:: Prompt ::
Among the entries below, find the lines with "Price" and copy them.

(Recorded data)

Segment Open

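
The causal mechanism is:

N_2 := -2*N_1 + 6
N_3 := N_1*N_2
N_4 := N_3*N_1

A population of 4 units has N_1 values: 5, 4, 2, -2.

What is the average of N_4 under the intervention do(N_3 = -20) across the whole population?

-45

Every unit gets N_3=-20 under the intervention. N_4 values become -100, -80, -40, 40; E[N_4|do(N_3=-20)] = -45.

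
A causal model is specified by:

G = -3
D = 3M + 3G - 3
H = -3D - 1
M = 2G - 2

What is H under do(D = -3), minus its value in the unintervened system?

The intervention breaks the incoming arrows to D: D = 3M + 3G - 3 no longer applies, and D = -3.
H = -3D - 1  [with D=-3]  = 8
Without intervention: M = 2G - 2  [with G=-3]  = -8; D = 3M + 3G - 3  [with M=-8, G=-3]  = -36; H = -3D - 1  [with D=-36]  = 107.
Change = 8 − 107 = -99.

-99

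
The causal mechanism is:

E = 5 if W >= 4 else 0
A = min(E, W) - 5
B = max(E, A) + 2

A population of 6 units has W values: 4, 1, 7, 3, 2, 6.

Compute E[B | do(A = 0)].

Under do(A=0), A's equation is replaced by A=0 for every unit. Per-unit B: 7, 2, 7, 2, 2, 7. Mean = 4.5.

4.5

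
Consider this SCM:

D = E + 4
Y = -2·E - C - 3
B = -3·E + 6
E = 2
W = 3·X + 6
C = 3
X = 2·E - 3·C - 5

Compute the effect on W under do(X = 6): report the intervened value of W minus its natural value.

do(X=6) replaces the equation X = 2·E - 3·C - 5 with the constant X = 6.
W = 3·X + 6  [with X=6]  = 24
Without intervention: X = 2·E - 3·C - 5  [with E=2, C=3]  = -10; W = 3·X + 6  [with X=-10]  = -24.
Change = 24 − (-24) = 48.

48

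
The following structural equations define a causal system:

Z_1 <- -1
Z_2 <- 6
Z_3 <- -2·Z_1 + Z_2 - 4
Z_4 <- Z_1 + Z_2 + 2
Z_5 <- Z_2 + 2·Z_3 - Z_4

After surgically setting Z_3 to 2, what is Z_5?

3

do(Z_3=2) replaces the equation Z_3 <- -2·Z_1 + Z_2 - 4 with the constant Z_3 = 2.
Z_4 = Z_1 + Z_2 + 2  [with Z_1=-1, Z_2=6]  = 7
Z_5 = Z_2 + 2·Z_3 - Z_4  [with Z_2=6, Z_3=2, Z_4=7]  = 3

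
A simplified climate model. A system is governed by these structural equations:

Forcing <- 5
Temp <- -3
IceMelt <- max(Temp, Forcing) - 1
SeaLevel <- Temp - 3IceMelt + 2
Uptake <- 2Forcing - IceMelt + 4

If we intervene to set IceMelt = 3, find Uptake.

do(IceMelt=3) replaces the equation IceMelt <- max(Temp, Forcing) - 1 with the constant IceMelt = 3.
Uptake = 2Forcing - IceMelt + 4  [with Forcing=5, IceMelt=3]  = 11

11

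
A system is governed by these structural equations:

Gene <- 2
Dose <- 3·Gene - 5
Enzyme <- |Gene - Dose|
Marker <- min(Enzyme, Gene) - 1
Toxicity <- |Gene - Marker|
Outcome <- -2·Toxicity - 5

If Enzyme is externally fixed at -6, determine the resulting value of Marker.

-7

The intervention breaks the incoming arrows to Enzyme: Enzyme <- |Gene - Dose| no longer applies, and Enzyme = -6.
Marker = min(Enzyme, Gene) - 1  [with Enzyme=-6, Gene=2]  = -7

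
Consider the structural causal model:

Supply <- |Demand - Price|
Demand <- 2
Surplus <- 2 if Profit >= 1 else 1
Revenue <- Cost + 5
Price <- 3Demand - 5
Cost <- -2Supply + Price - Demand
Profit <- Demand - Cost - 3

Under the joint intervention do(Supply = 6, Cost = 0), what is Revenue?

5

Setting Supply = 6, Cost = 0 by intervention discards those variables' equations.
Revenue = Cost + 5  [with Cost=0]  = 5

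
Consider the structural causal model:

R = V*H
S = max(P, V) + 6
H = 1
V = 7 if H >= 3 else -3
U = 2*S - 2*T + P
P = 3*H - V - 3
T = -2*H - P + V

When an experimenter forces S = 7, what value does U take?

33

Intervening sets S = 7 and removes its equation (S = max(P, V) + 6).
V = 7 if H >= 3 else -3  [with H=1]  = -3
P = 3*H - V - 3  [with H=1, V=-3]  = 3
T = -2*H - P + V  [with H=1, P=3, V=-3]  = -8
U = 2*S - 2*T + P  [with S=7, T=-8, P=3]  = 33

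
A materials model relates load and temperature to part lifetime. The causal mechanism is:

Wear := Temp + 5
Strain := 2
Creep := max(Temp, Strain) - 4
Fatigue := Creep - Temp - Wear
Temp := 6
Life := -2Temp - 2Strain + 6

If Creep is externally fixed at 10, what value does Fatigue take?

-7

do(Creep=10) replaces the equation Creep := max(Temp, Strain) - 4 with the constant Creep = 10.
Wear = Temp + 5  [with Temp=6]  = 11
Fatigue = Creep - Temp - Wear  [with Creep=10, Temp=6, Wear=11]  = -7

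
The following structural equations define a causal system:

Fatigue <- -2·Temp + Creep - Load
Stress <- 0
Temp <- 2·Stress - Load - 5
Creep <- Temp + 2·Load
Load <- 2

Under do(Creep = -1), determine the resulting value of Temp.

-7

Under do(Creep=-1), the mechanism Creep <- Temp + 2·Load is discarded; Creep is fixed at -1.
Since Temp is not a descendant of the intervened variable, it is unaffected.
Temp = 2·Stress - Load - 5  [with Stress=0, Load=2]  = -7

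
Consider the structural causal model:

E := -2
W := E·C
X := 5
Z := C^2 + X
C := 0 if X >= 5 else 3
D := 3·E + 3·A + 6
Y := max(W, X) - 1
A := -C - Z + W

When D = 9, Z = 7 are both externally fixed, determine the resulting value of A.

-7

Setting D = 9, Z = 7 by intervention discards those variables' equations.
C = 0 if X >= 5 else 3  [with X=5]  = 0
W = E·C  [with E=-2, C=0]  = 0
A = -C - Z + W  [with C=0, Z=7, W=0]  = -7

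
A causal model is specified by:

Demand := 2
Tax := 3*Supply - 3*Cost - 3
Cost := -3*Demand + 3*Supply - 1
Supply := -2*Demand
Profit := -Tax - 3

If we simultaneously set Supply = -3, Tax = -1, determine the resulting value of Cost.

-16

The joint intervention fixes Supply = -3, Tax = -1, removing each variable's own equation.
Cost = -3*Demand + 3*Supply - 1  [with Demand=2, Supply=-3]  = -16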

Segment Closed
Segment Open

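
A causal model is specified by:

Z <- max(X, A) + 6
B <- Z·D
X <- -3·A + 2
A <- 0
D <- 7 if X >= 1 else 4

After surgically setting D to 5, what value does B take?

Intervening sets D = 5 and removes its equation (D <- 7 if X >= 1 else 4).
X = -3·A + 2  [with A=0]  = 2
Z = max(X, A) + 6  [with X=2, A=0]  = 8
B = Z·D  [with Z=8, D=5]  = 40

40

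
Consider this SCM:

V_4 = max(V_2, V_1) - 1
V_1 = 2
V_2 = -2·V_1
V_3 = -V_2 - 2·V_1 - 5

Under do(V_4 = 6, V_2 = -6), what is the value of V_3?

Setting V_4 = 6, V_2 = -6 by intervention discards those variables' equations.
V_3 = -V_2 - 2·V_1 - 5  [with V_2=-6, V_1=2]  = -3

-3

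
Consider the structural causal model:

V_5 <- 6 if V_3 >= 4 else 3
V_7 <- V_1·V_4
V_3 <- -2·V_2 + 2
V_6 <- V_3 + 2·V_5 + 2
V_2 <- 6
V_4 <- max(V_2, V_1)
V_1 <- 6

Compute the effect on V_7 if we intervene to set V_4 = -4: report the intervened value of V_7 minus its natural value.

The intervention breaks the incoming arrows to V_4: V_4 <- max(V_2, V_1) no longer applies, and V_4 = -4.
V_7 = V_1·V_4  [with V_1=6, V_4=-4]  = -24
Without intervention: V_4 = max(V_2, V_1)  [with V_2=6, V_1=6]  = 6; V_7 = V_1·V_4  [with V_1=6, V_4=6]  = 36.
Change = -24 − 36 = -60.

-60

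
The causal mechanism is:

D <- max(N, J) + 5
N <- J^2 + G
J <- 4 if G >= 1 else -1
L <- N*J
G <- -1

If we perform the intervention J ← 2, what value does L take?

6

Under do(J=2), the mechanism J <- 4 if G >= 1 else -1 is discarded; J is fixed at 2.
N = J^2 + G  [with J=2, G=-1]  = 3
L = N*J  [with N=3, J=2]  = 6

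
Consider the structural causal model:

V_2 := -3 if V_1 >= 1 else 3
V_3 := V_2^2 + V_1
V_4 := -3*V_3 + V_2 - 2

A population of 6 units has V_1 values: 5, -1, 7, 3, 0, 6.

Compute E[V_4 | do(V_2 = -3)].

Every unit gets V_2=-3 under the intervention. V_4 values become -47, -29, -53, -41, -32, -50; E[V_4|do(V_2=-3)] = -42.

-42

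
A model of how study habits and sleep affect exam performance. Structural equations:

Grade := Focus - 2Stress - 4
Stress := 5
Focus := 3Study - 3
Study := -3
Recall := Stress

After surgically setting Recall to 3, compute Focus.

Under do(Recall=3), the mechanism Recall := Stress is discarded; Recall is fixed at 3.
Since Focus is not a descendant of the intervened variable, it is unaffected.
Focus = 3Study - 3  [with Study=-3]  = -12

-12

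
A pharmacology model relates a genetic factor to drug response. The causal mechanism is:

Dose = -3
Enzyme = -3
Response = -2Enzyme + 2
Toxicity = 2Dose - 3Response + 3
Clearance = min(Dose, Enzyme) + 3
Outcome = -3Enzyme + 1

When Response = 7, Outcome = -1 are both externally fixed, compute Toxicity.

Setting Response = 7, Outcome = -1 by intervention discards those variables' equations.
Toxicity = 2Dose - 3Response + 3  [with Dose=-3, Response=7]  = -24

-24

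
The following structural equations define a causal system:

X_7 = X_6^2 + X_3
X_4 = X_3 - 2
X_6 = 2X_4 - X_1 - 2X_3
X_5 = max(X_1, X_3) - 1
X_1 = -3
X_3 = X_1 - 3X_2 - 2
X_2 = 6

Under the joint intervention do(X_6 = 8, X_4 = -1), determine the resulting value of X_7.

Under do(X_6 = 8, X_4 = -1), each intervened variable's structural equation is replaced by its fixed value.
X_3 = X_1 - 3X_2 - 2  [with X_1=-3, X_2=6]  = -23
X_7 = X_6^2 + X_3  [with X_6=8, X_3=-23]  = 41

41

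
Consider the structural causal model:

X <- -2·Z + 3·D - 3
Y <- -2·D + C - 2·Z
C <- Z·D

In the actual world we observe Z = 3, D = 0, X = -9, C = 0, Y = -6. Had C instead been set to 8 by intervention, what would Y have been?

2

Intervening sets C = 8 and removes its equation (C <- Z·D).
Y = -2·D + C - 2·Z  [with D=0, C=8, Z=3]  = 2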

Segment Closed

:: Problem solution ::
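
Supply <- |Demand - Price|
Price <- 3Demand - 5
Cost <- -2Supply + Price - Demand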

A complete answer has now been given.